An exact transcription of every record is needed.

--- Supplied information ---

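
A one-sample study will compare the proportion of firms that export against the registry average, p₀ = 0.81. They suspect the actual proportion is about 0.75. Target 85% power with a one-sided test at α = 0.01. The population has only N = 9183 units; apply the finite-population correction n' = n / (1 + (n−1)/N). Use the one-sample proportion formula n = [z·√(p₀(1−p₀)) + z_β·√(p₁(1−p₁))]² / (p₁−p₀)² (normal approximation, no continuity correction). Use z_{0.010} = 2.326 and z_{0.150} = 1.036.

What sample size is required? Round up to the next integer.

n = 488

n = [z_α·√(p₀q₀) + z_β·√(p₁q₁)]² / (p₁ − p₀)²
  = [2.326·√(0.81·0.19) + 1.036·√(0.75·0.25)]² / (-0.06)²
  = [2.326·0.3923 + 1.036·0.4330]² / 0.0036
  = [1.3611]² / 0.0036
  = 514.60
Finite-population correction (N = 9183): 514.60 / (1 + (514.60 − 1)/9183) = 487.35.
Round up → n = 488.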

---

_Solution to this exercise_.
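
A one-sample study will compare the proportion of firms that export against the registry average, p₀ = 0.81. They suspect the actual proportion is about 0.75. Target 85% power with a one-sided test at α = 0.01. The population has only N = 9183 units; apply the finite-population correction n' = n / (1 + (n−1)/N). Use the one-sample proportion formula n = [z·√(p₀(1−p₀)) + z_β·√(p₁(1−p₁))]² / (p₁−p₀)² (normal approximation, no continuity correction). Use z_{0.010} = 2.326 and z_{0.150} = 1.036.

What sample size is required? Round up to the next integer.

n = 488

n = [z_α·√(p₀q₀) + z_β·√(p₁q₁)]² / (p₁ − p₀)²
  = [2.326·√(0.81·0.19) + 1.036·√(0.75·0.25)]² / (-0.06)²
  = [2.326·0.3923 + 1.036·0.4330]² / 0.0036
  = [1.3611]² / 0.0036
  = 514.60
Finite-population correction (N = 9183): 514.60 / (1 + (514.60 − 1)/9183) = 487.35.
Round up → n = 488.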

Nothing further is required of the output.